-- Study material --
########################################

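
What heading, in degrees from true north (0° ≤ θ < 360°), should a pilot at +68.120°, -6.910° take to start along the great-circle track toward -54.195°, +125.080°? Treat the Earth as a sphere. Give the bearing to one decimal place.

Δλ = 125.080 − -6.910 = 131.990°.
θ = atan2( sin Δλ · cos φ₂ , cos φ₁ · sin φ₂ − sin φ₁ · cos φ₂ · cos Δλ )
  = atan2(0.43483, 0.06096) = 82.020° → normalised to [0°, 360°): 82.020°.

82.0°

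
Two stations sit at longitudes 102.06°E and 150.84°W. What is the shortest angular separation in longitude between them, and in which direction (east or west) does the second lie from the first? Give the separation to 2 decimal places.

107.10° east

Raw difference: -150.84 − 102.06 = -252.9°.
Normalise into (−180°, 180°]: -252.9° + 360° = 107.1°.
Positive ⇒ the second point lies to the east; separation 107.10°.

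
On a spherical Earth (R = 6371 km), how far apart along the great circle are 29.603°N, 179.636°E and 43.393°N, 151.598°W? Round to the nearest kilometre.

2971 km

Δλ = -151.598 − 179.636 = -331.234°; wrapped into (−180°, 180°]: 28.766°.
Δφ = 43.393 − 29.603 = 13.790°.
a = sin²(Δφ/2) + cos φ₁ · cos φ₂ · sin²(Δλ/2) = 0.053397.
c = 2·atan2(√a, √(1−a)) = 0.46637 rad → d = 6371·c ≈ 2971.25 km.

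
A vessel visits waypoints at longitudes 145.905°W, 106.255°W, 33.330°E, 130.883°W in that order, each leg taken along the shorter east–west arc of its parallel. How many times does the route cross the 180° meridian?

0

Leg 1: -145.905° → -106.255°, shortest Δλ = 39.65° (east) — does not cross 180°.
Leg 2: -106.255° → +33.330°, shortest Δλ = 139.585° (east) — does not cross 180°.
Leg 3: +33.330° → -130.883°, shortest Δλ = -164.213° (west) — does not cross 180°.
Total crossings: 0.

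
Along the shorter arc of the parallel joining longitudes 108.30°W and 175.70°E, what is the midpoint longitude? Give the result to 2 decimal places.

146.30°W

Signed shortest Δλ from -108.30° to +175.70° is -76.00°.
Midpoint longitude = -108.30° + (-76.00°)/2 = -108.30° − 38.00° = -146.30°.
(The naïve average (-108.30 + +175.70)/2 = 33.7° is on the wrong side of the globe.)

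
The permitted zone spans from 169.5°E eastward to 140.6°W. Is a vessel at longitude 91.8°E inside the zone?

Band width going east from +169.5° to -140.6°: ((-140.6 − 169.5) mod 360) = 49.9°.
Offset of +91.8° east of the west edge: ((91.8 − 169.5) mod 360) = 282.3°.
282.3° > 49.9° ⇒ outside.

No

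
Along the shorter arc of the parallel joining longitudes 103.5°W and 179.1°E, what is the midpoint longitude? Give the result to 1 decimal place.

142.2°W

Signed shortest Δλ from -103.5° to +179.1° is -77.4°.
Midpoint longitude = -103.5° + (-77.4°)/2 = -103.5° − 38.7° = -142.2°.
(The naïve average (-103.5 + +179.1)/2 = 37.8° is on the wrong side of the globe.)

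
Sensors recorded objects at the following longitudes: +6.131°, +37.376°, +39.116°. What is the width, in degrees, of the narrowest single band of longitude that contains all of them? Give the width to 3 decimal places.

Sort the longitudes: +6.131°, +37.376°, +39.116°.
Eastward gaps between consecutive values (wrapping around): 31.245°, 1.740°, 327.015°.
Largest gap = 327.015° ⇒ minimal covering band is its complement: 360° − 327.015° = 32.985°.
Band runs from +6.131° eastward to +39.116°.

32.985°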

########################################

-- Prompt --
All of the material above needs to be output exactly, with no line left out.

-- Result of this exercise --
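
What heading, in degrees from true north (0° ≤ θ < 360°), should a pilot at +68.120°, -6.910° take to start along the great-circle track toward -54.195°, +125.080°? Treat the Earth as a sphere. Give the bearing to one decimal place.

Δλ = 125.080 − -6.910 = 131.990°.
θ = atan2( sin Δλ · cos φ₂ , cos φ₁ · sin φ₂ − sin φ₁ · cos φ₂ · cos Δλ )
  = atan2(0.43483, 0.06096) = 82.020° → normalised to [0°, 360°): 82.020°.

82.0°

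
Two stations sit at longitudes 102.06°E and 150.84°W. What is the shortest angular separation in longitude between them, and in which direction (east or west) does the second lie from the first? Give the separation to 2 decimal places.

107.10° east

Raw difference: -150.84 − 102.06 = -252.9°.
Normalise into (−180°, 180°]: -252.9° + 360° = 107.1°.
Positive ⇒ the second point lies to the east; separation 107.10°.

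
On a spherical Earth (R = 6371 km), how far apart along the great circle are 29.603°N, 179.636°E and 43.393°N, 151.598°W? Round to the nearest kilometre.

2971 km

Δλ = -151.598 − 179.636 = -331.234°; wrapped into (−180°, 180°]: 28.766°.
Δφ = 43.393 − 29.603 = 13.790°.
a = sin²(Δφ/2) + cos φ₁ · cos φ₂ · sin²(Δλ/2) = 0.053397.
c = 2·atan2(√a, √(1−a)) = 0.46637 rad → d = 6371·c ≈ 2971.25 km.

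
A vessel visits waypoints at longitudes 145.905°W, 106.255°W, 33.330°E, 130.883°W in that order, each leg taken along the shorter east–west arc of its parallel. How many times does the route cross the 180° meridian?

0

Leg 1: -145.905° → -106.255°, shortest Δλ = 39.65° (east) — does not cross 180°.
Leg 2: -106.255° → +33.330°, shortest Δλ = 139.585° (east) — does not cross 180°.
Leg 3: +33.330° → -130.883°, shortest Δλ = -164.213° (west) — does not cross 180°.
Total crossings: 0.

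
Along the shorter arc of the parallel joining longitudes 108.30°W and 175.70°E, what is the midpoint longitude? Give the result to 2 decimal places.

146.30°W

Signed shortest Δλ from -108.30° to +175.70° is -76.00°.
Midpoint longitude = -108.30° + (-76.00°)/2 = -108.30° − 38.00° = -146.30°.
(The naïve average (-108.30 + +175.70)/2 = 33.7° is on the wrong side of the globe.)

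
The permitted zone spans from 169.5°E eastward to 140.6°W. Is a vessel at longitude 91.8°E inside the zone?

Band width going east from +169.5° to -140.6°: ((-140.6 − 169.5) mod 360) = 49.9°.
Offset of +91.8° east of the west edge: ((91.8 − 169.5) mod 360) = 282.3°.
282.3° > 49.9° ⇒ outside.

No

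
Along the shorter arc of the parallel joining longitudes 103.5°W and 179.1°E, what is the midpoint longitude? Give the result to 1 decimal place.

142.2°W

Signed shortest Δλ from -103.5° to +179.1° is -77.4°.
Midpoint longitude = -103.5° + (-77.4°)/2 = -103.5° − 38.7° = -142.2°.
(The naïve average (-103.5 + +179.1)/2 = 37.8° is on the wrong side of the globe.)

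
Sensors recorded objects at the following longitudes: +6.131°, +37.376°, +39.116°. What is the width, in degrees, of the narrowest single band of longitude that contains all of them? Give the width to 3 decimal places.

Sort the longitudes: +6.131°, +37.376°, +39.116°.
Eastward gaps between consecutive values (wrapping around): 31.245°, 1.740°, 327.015°.
Largest gap = 327.015° ⇒ minimal covering band is its complement: 360° − 327.015° = 32.985°.
Band runs from +6.131° eastward to +39.116°.

32.985°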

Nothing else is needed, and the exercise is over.